─── ENTRIES PROVIDED
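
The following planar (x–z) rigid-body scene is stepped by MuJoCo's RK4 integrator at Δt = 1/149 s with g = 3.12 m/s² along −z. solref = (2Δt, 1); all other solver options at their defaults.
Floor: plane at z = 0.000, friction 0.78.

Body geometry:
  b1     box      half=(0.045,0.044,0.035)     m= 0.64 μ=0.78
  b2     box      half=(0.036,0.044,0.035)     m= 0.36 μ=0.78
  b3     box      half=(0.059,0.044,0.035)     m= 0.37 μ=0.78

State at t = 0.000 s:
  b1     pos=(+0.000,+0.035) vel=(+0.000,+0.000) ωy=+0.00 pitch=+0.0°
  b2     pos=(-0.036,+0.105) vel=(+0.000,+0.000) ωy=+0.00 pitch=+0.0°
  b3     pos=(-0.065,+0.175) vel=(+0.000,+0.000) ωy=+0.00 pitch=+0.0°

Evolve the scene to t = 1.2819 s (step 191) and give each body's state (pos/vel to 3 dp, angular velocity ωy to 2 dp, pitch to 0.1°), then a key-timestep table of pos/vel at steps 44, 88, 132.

State at t = 1.2819 s:
  b1     pos=(+0.000,+0.035) vel=(+0.000,+0.000) ωy=+0.00 pitch=+0.0°
  b2     pos=(-0.084,+0.036) vel=(+0.000,+0.000) ωy=+0.00 pitch=-90.0°
  b3     pos=(-0.281,+0.035) vel=(+0.000,+0.000) ωy=+0.00 pitch=+180.0°

Key-timestep trajectory:
   step    t(s)  b1.x    b1.z    b1.vx   b1.vz   b2.x    b2.z    b2.vx   b2.vz   b3.x    b3.z    b3.vx   b3.vz 
     44  0.2953   +0.000  +0.035  +0.000  +0.000   -0.041  +0.106  -0.038  +0.005   -0.079  +0.171  -0.108  -0.036
     88  0.5906   +0.000  +0.035  +0.000  +0.000   -0.067  +0.098  -0.152  -0.121   -0.141  +0.119  -0.282  -0.467
    132  0.8859   +0.000  +0.035  +0.000  +0.000   -0.083  +0.036  -0.024  -0.011   -0.228  +0.068  -0.260  -0.036


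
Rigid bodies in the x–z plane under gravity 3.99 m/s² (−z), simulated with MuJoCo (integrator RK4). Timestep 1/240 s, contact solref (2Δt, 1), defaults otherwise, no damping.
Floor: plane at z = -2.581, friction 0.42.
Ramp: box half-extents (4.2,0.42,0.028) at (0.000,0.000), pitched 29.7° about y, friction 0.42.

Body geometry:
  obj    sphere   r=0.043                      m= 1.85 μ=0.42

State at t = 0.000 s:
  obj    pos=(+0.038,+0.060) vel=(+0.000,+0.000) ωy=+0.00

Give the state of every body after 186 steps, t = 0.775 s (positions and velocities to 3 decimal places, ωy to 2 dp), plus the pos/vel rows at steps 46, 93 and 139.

State at t = 0.775 s:
  obj    pos=(+0.406,-0.150) vel=(+0.951,-0.542) ωy=+25.45

Key-timestep trajectory:
   step    t(s)  obj.x    obj.z    obj.vx   obj.vz 
     46  0.1917   +0.061  +0.047  +0.235  -0.134
     93  0.3875   +0.130  +0.008  +0.475  -0.271
    139  0.5792   +0.244  -0.057  +0.710  -0.405


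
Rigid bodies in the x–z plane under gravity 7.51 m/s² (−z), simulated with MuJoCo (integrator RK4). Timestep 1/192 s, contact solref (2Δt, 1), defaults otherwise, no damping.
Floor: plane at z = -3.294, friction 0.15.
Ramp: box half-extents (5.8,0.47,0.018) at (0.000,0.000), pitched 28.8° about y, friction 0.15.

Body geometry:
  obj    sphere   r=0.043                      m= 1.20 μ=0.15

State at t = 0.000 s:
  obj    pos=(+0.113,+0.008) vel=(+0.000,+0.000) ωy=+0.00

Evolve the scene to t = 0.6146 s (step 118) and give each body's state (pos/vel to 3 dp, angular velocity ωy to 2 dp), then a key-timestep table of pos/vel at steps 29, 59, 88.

State at t = 0.6146 s:
  obj    pos=(+0.549,-0.232) vel=(+1.421,-0.770) ωy=+35.30

Key-timestep trajectory:
   step    t(s)  obj.x    obj.z    obj.vx   obj.vz 
     29  0.1510   +0.139  -0.007  +0.350  -0.188
     59  0.3073   +0.222  -0.052  +0.710  -0.389
     88  0.4583   +0.355  -0.126  +1.059  -0.576


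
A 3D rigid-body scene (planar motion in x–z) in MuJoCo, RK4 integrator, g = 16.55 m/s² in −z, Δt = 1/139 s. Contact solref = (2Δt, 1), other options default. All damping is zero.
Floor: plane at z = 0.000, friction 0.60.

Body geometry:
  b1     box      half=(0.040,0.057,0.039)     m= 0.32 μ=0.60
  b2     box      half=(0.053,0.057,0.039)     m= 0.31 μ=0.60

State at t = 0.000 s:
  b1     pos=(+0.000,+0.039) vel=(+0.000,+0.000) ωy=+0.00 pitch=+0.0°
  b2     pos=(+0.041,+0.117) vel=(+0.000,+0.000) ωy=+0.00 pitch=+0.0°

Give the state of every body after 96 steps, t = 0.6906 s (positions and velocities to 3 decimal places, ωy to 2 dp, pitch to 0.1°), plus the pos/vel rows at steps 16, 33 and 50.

State at t = 0.6906 s:
  b1     pos=(+0.000,+0.039) vel=(+0.000,+0.000) ωy=+0.00 pitch=+0.0°
  b2     pos=(+0.090,+0.053) vel=(+0.000,+0.000) ωy=+0.00 pitch=+90.0°

Key-timestep trajectory:
   step    t(s)  b1.x    b1.z    b1.vx   b1.vz   b2.x    b2.z    b2.vx   b2.vz 
     16  0.1151   +0.000  +0.039  +0.000  +0.000   +0.043  +0.117  +0.040  -0.002
     33  0.2374   +0.000  +0.039  -0.001  +0.000   +0.057  +0.113  +0.234  -0.101
     50  0.3597   +0.000  +0.039  +0.000  +0.000   +0.093  +0.045  -0.041  +0.098


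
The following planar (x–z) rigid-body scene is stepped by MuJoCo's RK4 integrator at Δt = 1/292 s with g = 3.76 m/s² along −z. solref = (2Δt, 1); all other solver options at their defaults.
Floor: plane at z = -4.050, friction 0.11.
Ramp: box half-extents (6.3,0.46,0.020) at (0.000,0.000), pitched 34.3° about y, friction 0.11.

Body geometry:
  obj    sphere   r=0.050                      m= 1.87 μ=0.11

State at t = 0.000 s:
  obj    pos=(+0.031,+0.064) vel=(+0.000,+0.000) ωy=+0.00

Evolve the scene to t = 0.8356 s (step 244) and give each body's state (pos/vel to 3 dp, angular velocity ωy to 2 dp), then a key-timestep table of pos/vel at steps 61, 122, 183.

State at t = 0.8356 s:
  obj    pos=(+0.543,-0.286) vel=(+1.216,-0.857) ωy=+14.15

Key-timestep trajectory:
   step    t(s)  obj.x    obj.z    obj.vx   obj.vz 
     61  0.2089   +0.063  +0.042  +0.304  -0.214
    122  0.4178   +0.159  -0.024  +0.621  -0.405
    183  0.6267   +0.319  -0.133  +0.921  -0.626


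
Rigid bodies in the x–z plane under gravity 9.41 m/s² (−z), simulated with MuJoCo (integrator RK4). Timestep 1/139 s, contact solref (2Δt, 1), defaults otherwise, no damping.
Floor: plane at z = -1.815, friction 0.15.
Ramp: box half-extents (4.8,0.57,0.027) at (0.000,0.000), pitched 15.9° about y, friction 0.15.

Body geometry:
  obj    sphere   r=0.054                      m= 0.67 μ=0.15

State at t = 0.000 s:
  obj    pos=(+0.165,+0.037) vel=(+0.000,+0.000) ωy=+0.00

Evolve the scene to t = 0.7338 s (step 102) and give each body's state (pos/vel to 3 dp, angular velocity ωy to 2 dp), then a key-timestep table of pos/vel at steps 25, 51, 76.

State at t = 0.7338 s:
  obj    pos=(+0.642,-0.099) vel=(+1.300,-0.370) ωy=+25.01

Key-timestep trajectory:
   step    t(s)  obj.x    obj.z    obj.vx   obj.vz 
     25  0.1799   +0.194  +0.029  +0.319  -0.091
     51  0.3669   +0.284  +0.003  +0.650  -0.185
     76  0.5468   +0.430  -0.038  +0.968  -0.276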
──────
__TASK BRIEF__
Using the entries shown above, reproduce verbatim the lines from the line bearing "m= 0.36 μ=0.78" to the line bearing "pos=(+0.038,+0.060) vel=(+0.000,+0.000) ωy=+0.00", inclusive.

__ANSWER TO THE PROBLEM__
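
  b2     box      half=(0.036,0.044,0.035)     m= 0.36 μ=0.78
  b3     box      half=(0.059,0.044,0.035)     m= 0.37 μ=0.78

State at t = 0.000 s:
  b1     pos=(+0.000,+0.035) vel=(+0.000,+0.000) ωy=+0.00 pitch=+0.0°
  b2     pos=(-0.036,+0.105) vel=(+0.000,+0.000) ωy=+0.00 pitch=+0.0°
  b3     pos=(-0.065,+0.175) vel=(+0.000,+0.000) ωy=+0.00 pitch=+0.0°

Evolve the scene to t = 1.2819 s (step 191) and give each body's state (pos/vel to 3 dp, angular velocity ωy to 2 dp, pitch to 0.1°), then a key-timestep table of pos/vel at steps 44, 88, 132.

State at t = 1.2819 s:
  b1     pos=(+0.000,+0.035) vel=(+0.000,+0.000) ωy=+0.00 pitch=+0.0°
  b2     pos=(-0.084,+0.036) vel=(+0.000,+0.000) ωy=+0.00 pitch=-90.0°
  b3     pos=(-0.281,+0.035) vel=(+0.000,+0.000) ωy=+0.00 pitch=+180.0°

Key-timestep trajectory:
   step    t(s)  b1.x    b1.z    b1.vx   b1.vz   b2.x    b2.z    b2.vx   b2.vz   b3.x    b3.z    b3.vx   b3.vz 
     44  0.2953   +0.000  +0.035  +0.000  +0.000   -0.041  +0.106  -0.038  +0.005   -0.079  +0.171  -0.108  -0.036
     88  0.5906   +0.000  +0.035  +0.000  +0.000   -0.067  +0.098  -0.152  -0.121   -0.141  +0.119  -0.282  -0.467
    132  0.8859   +0.000  +0.035  +0.000  +0.000   -0.083  +0.036  -0.024  -0.011   -0.228  +0.068  -0.260  -0.036


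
Rigid bodies in the x–z plane under gravity 3.99 m/s² (−z), simulated with MuJoCo (integrator RK4). Timestep 1/240 s, contact solref (2Δt, 1), defaults otherwise, no damping.
Floor: plane at z = -2.581, friction 0.42.
Ramp: box half-extents (4.2,0.42,0.028) at (0.000,0.000), pitched 29.7° about y, friction 0.42.

Body geometry:
  obj    sphere   r=0.043                      m= 1.85 μ=0.42

State at t = 0.000 s:
  obj    pos=(+0.038,+0.060) vel=(+0.000,+0.000) ωy=+0.00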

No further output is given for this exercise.